*Material for this task*
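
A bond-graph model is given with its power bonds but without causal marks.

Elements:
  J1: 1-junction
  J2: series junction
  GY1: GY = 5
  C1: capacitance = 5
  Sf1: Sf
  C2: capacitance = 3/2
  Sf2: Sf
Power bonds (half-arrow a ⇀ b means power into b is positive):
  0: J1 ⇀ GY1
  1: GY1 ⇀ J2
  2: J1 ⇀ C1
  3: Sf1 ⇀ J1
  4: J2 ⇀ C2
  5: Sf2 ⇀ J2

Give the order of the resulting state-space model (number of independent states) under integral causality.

2  (C1, C2 all integral)

b3 |Sf1  (Sf1 fixes flow; stroke at Sf1)
b5 |Sf2  (Sf2 (Sf) sets flow on bond)
b0 |J1  (J1: bond 3 brought flow, rest push out)
b2 |J1  (J1: bond 3 brought flow, rest push out)
b1 |J2  (common-f at J2 fixed by 5)
b4 |J2  (common-f at J2 fixed by 5)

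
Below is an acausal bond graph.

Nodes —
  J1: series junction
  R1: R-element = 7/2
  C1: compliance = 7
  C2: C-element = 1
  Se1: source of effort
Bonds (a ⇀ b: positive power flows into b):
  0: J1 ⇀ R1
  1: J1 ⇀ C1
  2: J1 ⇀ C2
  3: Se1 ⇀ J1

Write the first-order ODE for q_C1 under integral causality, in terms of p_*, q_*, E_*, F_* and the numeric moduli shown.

bond 3 |J1  (Se1 fixes effort; stroke away)
bond 1 |J1  (C1: C, integral causality)
bond 2 |J1  (C2 outputs effort q/C2)
bond 0 |R1  (only one flow-in slot at J1)

dq_C1/dt = 2*E_Se1/7 - 2*q_C1/49 - 2*q_C2/7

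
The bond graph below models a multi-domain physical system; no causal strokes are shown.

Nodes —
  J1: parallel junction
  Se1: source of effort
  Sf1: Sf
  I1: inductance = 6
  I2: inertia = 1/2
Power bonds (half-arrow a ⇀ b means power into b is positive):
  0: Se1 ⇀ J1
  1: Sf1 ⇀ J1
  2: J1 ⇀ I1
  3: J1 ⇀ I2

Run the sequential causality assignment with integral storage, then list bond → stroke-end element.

β0 stroke→J1
β1 stroke→Sf1
β2 stroke→I1
β3 stroke→I2

#0 stroke at J1  (Se1 (Se) sets effort on bond)
#1 stroke at Sf1  (Sf1 fixes flow; stroke at Sf1)
#2 stroke at I1  (J1 effort already set via bond 0)
#3 stroke at I2  (J1: bond 0 brought effort, rest push out)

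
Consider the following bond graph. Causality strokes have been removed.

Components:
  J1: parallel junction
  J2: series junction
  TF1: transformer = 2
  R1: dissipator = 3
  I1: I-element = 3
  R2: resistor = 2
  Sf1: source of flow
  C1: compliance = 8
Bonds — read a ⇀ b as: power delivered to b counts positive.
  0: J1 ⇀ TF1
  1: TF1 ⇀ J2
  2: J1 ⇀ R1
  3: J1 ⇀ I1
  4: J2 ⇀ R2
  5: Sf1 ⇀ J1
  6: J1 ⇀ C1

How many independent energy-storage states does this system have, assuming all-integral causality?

#5 stroke→Sf1  (source Sf1 imposes f)
#3 stroke→I1  (I1: I, integral causality)
#6 stroke→J1  (prefer integral on C1)
#0 stroke→TF1  (common-e at J1 fixed by 6)
#2 stroke→R1  (J1 effort already set via bond 6)
#1 stroke→J2  (through TF1, causality passes straight; one stroke at TF1)
#4 stroke→R2  (only one flow-in slot at J2)

2  (C1, I1 all integral)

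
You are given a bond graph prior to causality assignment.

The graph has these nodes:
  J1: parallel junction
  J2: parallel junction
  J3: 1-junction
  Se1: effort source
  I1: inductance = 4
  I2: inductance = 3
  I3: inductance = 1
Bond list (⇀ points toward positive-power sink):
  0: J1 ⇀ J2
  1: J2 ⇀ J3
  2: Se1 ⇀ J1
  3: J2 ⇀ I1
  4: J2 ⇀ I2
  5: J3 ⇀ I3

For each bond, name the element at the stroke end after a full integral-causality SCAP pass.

bond 2 stroke→J1  (Se1 fixes effort; stroke away)
bond 0 stroke→J2  (J1: bond 2 brought effort, rest push out)
bond 1 stroke→J3  (J2 effort already set via bond 0)
bond 3 stroke→I1  (J2: bond 0 brought effort, rest push out)
bond 4 stroke→I2  (0-jn J2 has e-setter on 0)
bond 5 stroke→I3  (J3 needs exactly one f-in)

bond 0 |J2
bond 1 |J3
bond 2 |J1
bond 3 |I1
bond 4 |I2
bond 5 |I3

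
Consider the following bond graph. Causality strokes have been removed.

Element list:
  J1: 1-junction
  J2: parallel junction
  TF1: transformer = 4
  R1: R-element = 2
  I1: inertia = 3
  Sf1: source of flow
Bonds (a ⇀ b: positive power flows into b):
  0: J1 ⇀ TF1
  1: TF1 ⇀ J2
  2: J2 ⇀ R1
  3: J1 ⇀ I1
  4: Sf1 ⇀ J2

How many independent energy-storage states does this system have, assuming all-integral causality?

1  (I1 all integral)

#4 stroke→Sf1  (Sf1 fixes flow; stroke at Sf1)
#3 stroke→I1  (I1: I, integral causality)
#0 stroke→J1  (1-jn J1 has f-setter on 3)
#1 stroke→TF1  (TF1: transformer flips bond 0)
#2 stroke→J2  (J2: last free bond brings effort in)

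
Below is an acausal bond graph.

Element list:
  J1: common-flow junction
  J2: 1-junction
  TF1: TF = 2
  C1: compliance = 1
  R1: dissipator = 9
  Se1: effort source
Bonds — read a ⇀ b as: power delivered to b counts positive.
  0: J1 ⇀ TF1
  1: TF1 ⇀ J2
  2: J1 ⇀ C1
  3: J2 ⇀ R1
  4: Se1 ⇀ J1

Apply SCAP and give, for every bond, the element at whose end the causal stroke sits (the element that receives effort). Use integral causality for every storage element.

bond 4 →J1  (Se1 (Se) sets effort on bond)
bond 2 →J1  (C1 outputs effort q/C1)
bond 0 →TF1  (J1: last free bond brings flow in)
bond 1 →J2  (TF1 one-in-one-out from 0)
bond 3 →R1  (closing 1-jn rule on J2)

β0 |TF1
β1 |J2
β2 |J1
β3 |R1
β4 |J1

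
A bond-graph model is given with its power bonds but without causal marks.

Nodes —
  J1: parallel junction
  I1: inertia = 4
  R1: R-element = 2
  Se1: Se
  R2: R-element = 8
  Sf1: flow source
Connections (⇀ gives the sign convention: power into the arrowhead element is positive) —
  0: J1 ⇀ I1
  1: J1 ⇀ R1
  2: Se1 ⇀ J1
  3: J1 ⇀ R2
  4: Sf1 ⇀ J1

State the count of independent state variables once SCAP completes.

b2 →J1  (source Se1 imposes e)
b4 →Sf1  (Sf1 fixes flow; stroke at Sf1)
b0 →I1  (J1 effort already set via bond 2)
b1 →R1  (J1 effort already set via bond 2)
b3 →R2  (0-jn J1 has e-setter on 2)

1  (I1 all integral)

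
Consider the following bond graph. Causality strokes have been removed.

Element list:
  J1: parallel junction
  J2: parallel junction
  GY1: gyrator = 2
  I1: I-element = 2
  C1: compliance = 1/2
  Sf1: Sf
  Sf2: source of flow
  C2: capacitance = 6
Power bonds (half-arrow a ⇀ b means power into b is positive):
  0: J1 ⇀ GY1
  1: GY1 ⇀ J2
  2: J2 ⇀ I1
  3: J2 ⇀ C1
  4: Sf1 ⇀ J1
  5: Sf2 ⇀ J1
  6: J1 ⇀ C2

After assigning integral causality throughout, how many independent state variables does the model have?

b4 →Sf1  (Sf1 (Sf) sets flow on bond)
b5 →Sf2  (Sf2 fixes flow; stroke at Sf2)
b2 →I1  (I1 outputs flow p/I1)
b3 →J2  (C1: C, integral causality)
b1 →GY1  (common-e at J2 fixed by 3)
b0 →GY1  (through GY1, causality inverts; strokes same side of GY1)
b6 →J1  (J1 needs exactly one e-in)

3  (C1, C2, I1 all integral)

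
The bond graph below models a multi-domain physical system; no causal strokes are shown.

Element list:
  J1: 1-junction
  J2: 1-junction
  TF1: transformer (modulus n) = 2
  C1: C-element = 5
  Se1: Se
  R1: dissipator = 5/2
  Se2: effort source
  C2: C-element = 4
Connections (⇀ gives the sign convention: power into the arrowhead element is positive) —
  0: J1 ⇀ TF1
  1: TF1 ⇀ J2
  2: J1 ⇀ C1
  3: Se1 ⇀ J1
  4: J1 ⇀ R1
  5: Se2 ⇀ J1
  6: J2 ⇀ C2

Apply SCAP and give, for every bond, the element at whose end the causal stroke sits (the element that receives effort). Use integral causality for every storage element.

#0 →J1
#1 →TF1
#2 →J1
#3 →J1
#4 →R1
#5 →J1
#6 →J2

#3 |J1  (Se1 (Se) sets effort on bond)
#5 |J1  (Se2 (Se) sets effort on bond)
#2 |J1  (C1 integral (e out))
#6 |J2  (C2: C, integral causality)
#1 |TF1  (closing 1-jn rule on J2)
#0 |J1  (through TF1, causality passes straight; one stroke at TF1)
#4 |R1  (J1: last free bond brings flow in)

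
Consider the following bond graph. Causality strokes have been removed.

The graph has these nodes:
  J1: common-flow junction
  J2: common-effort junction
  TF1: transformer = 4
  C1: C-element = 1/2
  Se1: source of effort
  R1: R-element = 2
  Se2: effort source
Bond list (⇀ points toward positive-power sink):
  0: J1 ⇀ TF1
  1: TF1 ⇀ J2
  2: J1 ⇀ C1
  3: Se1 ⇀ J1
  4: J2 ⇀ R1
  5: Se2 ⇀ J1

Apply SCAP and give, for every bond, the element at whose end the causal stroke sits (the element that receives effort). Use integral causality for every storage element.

b0 stroke at TF1
b1 stroke at J2
b2 stroke at J1
b3 stroke at J1
b4 stroke at R1
b5 stroke at J1

bond 3 |J1  (Se1: effort source, stroke at far end)
bond 5 |J1  (Se2: effort source, stroke at far end)
bond 2 |J1  (C1 integral (e out))
bond 0 |TF1  (only one flow-in slot at J1)
bond 1 |J2  (TF1 one-in-one-out from 0)
bond 4 |R1  (0-jn J2 has e-setter on 1)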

*Instructions to follow*
Give back exactly the lines from the first line of the records through the line holding "5: Sf2 ⇀ J2", including both of those lines and leaving out all others.

*Result of this exercise*
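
A bond-graph model is given with its power bonds but without causal marks.

Elements:
  J1: 1-junction
  J2: series junction
  GY1: GY = 5
  C1: capacitance = 5
  Sf1: Sf
  C2: capacitance = 3/2
  Sf2: Sf
Power bonds (half-arrow a ⇀ b means power into b is positive):
  0: J1 ⇀ GY1
  1: GY1 ⇀ J2
  2: J1 ⇀ C1
  3: Sf1 ⇀ J1
  4: J2 ⇀ C2
  5: Sf2 ⇀ J2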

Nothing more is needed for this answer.